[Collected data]
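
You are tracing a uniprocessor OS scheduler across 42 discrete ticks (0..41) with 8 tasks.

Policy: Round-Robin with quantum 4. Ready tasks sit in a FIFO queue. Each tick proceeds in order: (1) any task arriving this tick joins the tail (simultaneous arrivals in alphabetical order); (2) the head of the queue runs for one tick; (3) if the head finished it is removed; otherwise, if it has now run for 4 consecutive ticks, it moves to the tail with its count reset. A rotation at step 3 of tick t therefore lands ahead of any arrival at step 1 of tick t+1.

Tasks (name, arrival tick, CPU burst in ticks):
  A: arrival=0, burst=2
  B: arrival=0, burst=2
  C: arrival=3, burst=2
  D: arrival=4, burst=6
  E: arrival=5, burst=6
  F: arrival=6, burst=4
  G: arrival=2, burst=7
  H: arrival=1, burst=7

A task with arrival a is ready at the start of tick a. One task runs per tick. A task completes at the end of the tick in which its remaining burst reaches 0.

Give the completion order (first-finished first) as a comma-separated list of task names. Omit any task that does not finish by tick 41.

completion order = A, B, C, F, H, G, D, E

t=0: queue=[A,B] q_used=0 → run A
t=1: queue=[A,B,H] q_used=1 → run A
t=2: queue=[B,H,G] q_used=0 → run B
t=3: queue=[B,H,G,C] q_used=1 → run B
t=4: queue=[H,G,C,D] q_used=0 → run H
t=5: queue=[H,G,C,D,E] q_used=1 → run H
t=6: queue=[H,G,C,D,E,F] q_used=2 → run H
t=7: queue=[H,G,C,D,E,F] q_used=3 → run H
t=8: queue=[G,C,D,E,F,H] q_used=0 → run G
t=9: queue=[G,C,D,E,F,H] q_used=1 → run G
t=10: queue=[G,C,D,E,F,H] q_used=2 → run G
t=11: queue=[G,C,D,E,F,H] q_used=3 → run G
t=12: queue=[C,D,E,F,H,G] q_used=0 → run C
t=13: queue=[C,D,E,F,H,G] q_used=1 → run C
t=14: queue=[D,E,F,H,G] q_used=0 → run D
t=15: queue=[D,E,F,H,G] q_used=1 → run D
t=16: queue=[D,E,F,H,G] q_used=2 → run D
t=17: queue=[D,E,F,H,G] q_used=3 → run D
t=18: queue=[E,F,H,G,D] q_used=0 → run E
t=19: queue=[E,F,H,G,D] q_used=1 → run E
t=20: queue=[E,F,H,G,D] q_used=2 → run E
t=21: queue=[E,F,H,G,D] q_used=3 → run E
t=22: queue=[F,H,G,D,E] q_used=0 → run F
t=23: queue=[F,H,G,D,E] q_used=1 → run F
t=24: queue=[F,H,G,D,E] q_used=2 → run F
t=25: queue=[F,H,G,D,E] q_used=3 → run F
t=26: queue=[H,G,D,E] q_used=0 → run H
t=27: queue=[H,G,D,E] q_used=1 → run H
t=28: queue=[H,G,D,E] q_used=2 → run H
t=29: queue=[G,D,E] q_used=0 → run G
t=30: queue=[G,D,E] q_used=1 → run G
t=31: queue=[G,D,E] q_used=2 → run G
t=32: queue=[D,E] q_used=0 → run D
t=33: queue=[D,E] q_used=1 → run D
t=34: queue=[E] q_used=0 → run E
t=35: queue=[E] q_used=1 → run E
t=36: (idle)
t=37: (idle)
t=38: (idle)
t=39: (idle)
t=40: (idle)
t=41: (idle)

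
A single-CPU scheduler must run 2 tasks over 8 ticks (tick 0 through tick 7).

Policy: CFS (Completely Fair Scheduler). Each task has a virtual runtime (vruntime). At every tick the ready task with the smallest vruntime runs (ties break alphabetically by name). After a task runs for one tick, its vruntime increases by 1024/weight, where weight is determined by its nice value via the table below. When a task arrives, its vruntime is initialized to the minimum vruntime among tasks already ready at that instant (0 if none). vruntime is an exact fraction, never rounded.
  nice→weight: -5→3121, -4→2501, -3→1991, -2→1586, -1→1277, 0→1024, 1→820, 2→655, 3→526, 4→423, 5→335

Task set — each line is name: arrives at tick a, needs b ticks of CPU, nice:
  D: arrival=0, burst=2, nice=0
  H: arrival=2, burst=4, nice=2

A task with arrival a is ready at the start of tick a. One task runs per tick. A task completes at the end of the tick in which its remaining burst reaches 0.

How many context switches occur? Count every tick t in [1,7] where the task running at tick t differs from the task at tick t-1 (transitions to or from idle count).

t=0: vr[D=0] → run D
t=1: vr[D=1] → run D
t=2: vr[H=0] → run H
t=3: vr[H=1024/655] → run H
t=4: vr[H=2048/655] → run H
t=5: vr[H=3072/655] → run H
t=6: (idle)
t=7: (idle)

context switches = 2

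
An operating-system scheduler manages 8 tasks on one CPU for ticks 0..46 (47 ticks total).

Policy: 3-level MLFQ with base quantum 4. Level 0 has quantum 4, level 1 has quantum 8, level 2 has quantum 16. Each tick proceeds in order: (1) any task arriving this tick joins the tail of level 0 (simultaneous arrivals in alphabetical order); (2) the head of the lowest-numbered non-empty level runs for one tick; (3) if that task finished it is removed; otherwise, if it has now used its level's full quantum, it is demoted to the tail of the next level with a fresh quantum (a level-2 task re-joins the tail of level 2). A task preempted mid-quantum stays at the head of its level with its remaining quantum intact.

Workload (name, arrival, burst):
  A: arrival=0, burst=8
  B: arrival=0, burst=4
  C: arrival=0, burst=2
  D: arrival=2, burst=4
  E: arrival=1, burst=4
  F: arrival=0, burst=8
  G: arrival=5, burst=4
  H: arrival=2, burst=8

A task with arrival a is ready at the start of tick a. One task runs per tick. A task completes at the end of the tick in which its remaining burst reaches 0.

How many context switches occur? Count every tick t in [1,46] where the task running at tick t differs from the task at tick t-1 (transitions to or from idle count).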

■ **Description of the task**
Take the records above and return, word for word, only the lines that fall from the line with "An operating-system scheduler" to the line with "H: arrival=2, burst=8", both of them included.

■ **The answer**
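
An operating-system scheduler manages 8 tasks on one CPU for ticks 0..46 (47 ticks total).

Policy: 3-level MLFQ with base quantum 4. Level 0 has quantum 4, level 1 has quantum 8, level 2 has quantum 16. Each tick proceeds in order: (1) any task arriving this tick joins the tail of level 0 (simultaneous arrivals in alphabetical order); (2) the head of the lowest-numbered non-empty level runs for one tick; (3) if that task finished it is removed; otherwise, if it has now used its level's full quantum, it is demoted to the tail of the next level with a fresh quantum (a level-2 task re-joins the tail of level 2). A task preempted mid-quantum stays at the head of its level with its remaining quantum intact.

Workload (name, arrival, burst):
  A: arrival=0, burst=8
  B: arrival=0, burst=4
  C: arrival=0, burst=2
  D: arrival=2, burst=4
  E: arrival=1, burst=4
  F: arrival=0, burst=8
  G: arrival=5, burst=4
  H: arrival=2, burst=8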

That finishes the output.